Nothing but the lines below between the line holding "After reflection from" and the line holding "Light scattered from", inclusive, should appear in the answer, each set down exactly.

________________

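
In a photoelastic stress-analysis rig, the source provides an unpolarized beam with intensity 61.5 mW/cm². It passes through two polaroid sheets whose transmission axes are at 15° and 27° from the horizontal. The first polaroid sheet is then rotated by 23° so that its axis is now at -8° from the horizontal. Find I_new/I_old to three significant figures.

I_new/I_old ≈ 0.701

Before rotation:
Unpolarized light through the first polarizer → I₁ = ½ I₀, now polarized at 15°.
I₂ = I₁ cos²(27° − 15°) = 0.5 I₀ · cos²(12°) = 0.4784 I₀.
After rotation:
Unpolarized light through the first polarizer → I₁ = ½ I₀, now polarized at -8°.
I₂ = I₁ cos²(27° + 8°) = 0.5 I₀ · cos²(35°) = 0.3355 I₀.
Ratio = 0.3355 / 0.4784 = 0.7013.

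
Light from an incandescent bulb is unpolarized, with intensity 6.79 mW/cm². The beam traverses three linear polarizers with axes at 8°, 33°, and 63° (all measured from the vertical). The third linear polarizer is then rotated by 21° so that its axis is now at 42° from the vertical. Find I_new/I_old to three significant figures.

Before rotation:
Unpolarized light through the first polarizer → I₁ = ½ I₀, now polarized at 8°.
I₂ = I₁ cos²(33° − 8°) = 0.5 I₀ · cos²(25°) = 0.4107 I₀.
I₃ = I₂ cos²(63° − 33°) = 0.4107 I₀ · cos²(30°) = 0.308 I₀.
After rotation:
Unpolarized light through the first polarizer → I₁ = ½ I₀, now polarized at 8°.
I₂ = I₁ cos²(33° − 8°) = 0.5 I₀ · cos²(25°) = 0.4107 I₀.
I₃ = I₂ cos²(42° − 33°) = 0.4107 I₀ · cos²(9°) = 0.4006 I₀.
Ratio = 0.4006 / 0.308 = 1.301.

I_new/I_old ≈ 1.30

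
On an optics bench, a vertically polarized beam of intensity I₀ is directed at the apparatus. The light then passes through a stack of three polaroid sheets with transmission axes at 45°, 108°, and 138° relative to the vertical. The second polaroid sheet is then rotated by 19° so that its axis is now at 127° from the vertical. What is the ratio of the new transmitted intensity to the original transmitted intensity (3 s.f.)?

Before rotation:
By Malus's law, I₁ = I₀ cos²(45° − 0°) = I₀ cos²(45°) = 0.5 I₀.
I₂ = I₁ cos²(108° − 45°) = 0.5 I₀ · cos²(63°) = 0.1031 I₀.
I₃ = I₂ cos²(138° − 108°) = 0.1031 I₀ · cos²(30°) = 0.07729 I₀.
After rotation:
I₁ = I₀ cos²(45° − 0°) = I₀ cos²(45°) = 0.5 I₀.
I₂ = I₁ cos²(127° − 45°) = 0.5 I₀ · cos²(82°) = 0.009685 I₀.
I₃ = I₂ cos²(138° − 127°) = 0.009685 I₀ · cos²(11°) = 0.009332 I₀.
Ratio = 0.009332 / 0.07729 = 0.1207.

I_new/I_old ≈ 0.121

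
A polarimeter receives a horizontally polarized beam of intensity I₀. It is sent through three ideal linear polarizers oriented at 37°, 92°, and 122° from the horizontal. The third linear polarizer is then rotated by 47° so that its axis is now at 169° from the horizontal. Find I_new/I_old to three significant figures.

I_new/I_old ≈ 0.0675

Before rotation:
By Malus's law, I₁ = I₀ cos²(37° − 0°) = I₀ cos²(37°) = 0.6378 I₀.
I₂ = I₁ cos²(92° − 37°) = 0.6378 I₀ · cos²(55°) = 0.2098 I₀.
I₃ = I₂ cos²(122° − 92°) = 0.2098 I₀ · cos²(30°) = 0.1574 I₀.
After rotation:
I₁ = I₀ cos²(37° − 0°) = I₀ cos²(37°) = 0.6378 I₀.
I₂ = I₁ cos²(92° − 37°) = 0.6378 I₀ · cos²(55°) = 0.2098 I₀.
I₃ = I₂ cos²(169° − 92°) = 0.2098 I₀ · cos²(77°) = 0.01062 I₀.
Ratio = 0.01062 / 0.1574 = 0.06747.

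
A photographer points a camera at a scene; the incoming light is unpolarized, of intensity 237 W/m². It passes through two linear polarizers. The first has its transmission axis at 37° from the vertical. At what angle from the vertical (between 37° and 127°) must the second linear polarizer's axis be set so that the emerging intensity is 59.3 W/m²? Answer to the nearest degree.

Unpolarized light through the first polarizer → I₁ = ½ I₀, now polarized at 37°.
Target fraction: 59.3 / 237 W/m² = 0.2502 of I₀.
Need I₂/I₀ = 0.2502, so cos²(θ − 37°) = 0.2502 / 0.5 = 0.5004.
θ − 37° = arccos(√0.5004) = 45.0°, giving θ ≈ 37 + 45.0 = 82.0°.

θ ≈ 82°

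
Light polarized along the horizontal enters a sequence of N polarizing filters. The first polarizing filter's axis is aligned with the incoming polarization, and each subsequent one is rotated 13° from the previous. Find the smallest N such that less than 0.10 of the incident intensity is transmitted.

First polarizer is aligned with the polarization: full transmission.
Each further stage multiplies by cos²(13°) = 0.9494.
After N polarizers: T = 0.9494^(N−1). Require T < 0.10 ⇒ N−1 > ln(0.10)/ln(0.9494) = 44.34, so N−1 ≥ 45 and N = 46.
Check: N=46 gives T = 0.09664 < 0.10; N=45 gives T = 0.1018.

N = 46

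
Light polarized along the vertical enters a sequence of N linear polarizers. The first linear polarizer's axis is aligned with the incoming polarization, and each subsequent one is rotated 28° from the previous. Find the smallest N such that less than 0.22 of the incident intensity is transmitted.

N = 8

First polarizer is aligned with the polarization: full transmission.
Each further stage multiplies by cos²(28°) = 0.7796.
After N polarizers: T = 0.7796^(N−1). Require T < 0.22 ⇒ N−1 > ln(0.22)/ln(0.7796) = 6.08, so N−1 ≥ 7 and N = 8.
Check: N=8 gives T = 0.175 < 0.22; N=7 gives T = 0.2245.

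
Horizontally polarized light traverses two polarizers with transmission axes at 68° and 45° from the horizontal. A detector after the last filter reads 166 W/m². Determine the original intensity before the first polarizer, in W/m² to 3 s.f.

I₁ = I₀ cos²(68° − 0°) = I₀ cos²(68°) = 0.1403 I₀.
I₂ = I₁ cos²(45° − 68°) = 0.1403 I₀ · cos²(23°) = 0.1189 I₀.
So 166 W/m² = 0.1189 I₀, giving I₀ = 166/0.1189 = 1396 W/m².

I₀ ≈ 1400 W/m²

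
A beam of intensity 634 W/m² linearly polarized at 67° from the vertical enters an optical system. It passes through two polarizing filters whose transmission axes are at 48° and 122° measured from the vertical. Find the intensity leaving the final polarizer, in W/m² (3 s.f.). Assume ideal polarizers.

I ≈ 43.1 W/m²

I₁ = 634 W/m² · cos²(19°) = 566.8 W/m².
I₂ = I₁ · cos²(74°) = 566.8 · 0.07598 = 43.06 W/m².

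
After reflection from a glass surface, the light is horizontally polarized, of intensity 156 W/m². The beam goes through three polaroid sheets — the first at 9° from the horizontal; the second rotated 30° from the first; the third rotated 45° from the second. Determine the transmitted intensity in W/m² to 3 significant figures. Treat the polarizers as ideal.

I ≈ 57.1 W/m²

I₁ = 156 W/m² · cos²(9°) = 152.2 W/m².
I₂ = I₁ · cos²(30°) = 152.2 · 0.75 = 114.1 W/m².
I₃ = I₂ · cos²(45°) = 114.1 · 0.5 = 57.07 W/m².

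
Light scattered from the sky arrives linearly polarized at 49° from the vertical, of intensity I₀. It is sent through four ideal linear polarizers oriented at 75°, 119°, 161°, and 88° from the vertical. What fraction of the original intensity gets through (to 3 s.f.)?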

________________

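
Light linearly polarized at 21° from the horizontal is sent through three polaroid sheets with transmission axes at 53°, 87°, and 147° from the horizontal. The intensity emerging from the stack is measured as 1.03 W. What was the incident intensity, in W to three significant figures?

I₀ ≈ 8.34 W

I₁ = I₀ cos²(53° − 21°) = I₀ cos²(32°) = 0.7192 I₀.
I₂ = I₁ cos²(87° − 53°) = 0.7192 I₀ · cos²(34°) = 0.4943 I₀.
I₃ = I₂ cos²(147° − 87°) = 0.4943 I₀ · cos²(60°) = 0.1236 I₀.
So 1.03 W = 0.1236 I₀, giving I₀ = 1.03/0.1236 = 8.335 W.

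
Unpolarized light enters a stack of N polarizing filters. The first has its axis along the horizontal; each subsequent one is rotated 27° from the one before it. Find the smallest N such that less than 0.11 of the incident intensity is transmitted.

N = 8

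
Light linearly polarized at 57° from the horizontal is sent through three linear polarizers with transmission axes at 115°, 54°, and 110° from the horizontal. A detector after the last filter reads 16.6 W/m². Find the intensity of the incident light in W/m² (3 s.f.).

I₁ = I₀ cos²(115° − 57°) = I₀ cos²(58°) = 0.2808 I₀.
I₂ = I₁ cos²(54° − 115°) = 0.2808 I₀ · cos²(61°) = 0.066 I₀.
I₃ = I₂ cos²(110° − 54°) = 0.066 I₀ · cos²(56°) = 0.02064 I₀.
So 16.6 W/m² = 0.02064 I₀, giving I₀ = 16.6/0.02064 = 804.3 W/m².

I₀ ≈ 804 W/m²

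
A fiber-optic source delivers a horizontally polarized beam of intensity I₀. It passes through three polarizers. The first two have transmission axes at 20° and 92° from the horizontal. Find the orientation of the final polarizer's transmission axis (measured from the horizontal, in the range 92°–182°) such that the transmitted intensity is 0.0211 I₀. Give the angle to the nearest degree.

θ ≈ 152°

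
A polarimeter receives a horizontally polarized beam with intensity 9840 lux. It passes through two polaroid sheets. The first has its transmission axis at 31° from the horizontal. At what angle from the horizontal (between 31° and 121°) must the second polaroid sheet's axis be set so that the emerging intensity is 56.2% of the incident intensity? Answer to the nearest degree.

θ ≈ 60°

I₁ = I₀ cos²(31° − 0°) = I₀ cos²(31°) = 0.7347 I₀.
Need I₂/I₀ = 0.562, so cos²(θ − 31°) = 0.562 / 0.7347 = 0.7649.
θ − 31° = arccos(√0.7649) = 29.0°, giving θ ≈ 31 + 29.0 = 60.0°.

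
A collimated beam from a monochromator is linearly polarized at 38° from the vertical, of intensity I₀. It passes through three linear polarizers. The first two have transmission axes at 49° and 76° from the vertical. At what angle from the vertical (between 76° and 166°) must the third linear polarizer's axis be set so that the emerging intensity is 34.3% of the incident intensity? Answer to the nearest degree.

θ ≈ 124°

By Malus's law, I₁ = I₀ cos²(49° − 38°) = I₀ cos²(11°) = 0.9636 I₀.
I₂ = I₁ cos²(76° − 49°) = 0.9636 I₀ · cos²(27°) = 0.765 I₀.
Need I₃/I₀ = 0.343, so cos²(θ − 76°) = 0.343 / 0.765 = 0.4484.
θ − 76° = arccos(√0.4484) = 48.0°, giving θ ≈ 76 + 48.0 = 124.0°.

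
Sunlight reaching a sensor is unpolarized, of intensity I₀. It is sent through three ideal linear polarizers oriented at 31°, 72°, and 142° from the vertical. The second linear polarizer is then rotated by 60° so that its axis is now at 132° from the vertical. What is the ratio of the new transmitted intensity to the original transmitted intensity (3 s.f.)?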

________________

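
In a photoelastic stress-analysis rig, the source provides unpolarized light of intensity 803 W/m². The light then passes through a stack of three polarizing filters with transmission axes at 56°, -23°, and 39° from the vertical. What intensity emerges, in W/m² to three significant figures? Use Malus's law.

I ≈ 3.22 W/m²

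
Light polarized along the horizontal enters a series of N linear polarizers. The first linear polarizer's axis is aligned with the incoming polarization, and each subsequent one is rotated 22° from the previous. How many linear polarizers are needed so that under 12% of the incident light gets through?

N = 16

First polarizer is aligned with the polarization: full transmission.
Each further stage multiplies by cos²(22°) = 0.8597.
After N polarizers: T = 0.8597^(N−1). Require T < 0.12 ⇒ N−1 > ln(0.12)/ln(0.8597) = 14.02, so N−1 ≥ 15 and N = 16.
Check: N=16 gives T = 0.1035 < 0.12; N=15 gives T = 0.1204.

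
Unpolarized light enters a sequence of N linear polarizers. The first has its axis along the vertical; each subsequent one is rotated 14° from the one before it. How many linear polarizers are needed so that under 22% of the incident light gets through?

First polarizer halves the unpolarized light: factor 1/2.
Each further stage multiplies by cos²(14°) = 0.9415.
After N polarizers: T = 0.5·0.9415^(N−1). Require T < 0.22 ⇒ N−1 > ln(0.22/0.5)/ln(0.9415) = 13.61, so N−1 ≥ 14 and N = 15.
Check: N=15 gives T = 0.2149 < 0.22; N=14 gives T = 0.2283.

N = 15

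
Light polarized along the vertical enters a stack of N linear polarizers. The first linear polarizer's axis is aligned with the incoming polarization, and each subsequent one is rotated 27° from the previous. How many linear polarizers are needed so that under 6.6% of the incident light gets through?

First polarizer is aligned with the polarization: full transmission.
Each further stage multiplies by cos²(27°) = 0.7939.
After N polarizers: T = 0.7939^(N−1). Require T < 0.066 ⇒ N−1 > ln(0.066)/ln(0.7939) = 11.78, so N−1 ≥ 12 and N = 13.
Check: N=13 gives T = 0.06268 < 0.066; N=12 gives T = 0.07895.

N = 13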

________________

__ANSWER BOX__
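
After reflection from a glass surface, the light is horizontally polarized, of intensity 156 W/m². The beam goes through three polaroid sheets — the first at 9° from the horizontal; the second rotated 30° from the first; the third rotated 45° from the second. Determine the transmitted intensity in W/m² to 3 significant figures. Treat the polarizers as ideal.

I ≈ 57.1 W/m²

I₁ = 156 W/m² · cos²(9°) = 152.2 W/m².
I₂ = I₁ · cos²(30°) = 152.2 · 0.75 = 114.1 W/m².
I₃ = I₂ · cos²(45°) = 114.1 · 0.5 = 57.07 W/m².

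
Light scattered from the sky arrives linearly polarized at 49° from the vertical, of intensity I₀. It is sent through four ideal linear polarizers oriented at 75°, 119°, 161°, and 88° from the vertical. What fraction of the original intensity gets through (to 3 s.f.)?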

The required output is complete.